[SOURCE MATERIAL]

····················

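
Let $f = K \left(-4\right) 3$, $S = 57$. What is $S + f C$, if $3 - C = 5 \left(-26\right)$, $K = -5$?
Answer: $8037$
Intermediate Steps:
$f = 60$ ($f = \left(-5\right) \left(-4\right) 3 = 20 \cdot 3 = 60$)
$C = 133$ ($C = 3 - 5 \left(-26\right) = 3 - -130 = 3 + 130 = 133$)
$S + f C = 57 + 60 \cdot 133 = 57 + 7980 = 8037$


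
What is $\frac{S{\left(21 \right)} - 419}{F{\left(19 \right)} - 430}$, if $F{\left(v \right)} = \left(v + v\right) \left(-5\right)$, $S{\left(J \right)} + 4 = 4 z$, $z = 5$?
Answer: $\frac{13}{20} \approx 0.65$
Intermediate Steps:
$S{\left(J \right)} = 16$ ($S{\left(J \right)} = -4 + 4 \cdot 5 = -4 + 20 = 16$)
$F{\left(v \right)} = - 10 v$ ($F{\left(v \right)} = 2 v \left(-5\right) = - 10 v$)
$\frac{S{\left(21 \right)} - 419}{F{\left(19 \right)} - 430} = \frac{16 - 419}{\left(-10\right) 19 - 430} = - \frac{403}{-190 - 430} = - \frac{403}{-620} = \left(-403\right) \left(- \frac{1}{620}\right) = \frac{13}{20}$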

····················

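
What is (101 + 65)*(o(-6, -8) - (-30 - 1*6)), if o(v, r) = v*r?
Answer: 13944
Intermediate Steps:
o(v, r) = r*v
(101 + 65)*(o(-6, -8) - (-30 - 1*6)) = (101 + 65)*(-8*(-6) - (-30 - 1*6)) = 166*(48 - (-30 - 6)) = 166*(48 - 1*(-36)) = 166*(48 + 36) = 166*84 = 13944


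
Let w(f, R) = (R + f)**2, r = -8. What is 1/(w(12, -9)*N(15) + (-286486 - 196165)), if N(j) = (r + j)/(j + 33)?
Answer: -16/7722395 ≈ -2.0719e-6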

····················

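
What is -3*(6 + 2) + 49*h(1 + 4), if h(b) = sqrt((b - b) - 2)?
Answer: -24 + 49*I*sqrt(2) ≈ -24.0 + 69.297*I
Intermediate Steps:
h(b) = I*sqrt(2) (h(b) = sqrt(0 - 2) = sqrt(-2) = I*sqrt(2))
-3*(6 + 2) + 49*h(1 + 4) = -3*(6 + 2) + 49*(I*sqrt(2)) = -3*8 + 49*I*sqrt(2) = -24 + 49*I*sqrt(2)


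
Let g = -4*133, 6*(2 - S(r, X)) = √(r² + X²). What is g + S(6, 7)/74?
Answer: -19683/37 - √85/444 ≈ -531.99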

····················

[EXERCISE GOAL] Retype only the stretch of lines above starting at the one with "Answer: 13944" and stopping at the one with "Let w(f, R)", exactly as written, with both kept.

[OUTPUT OF THE EXERCISE]
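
Answer: 13944
Intermediate Steps:
o(v, r) = r*v
(101 + 65)*(o(-6, -8) - (-30 - 1*6)) = (101 + 65)*(-8*(-6) - (-30 - 1*6)) = 166*(48 - (-30 - 6)) = 166*(48 - 1*(-36)) = 166*(48 + 36) = 166*84 = 13944


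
Let w(f, R) = (R + f)**2, r = -8. What is 1/(w(12, -9)*N(15) + (-286486 - 196165)), if N(j) = (r + j)/(j + 33)?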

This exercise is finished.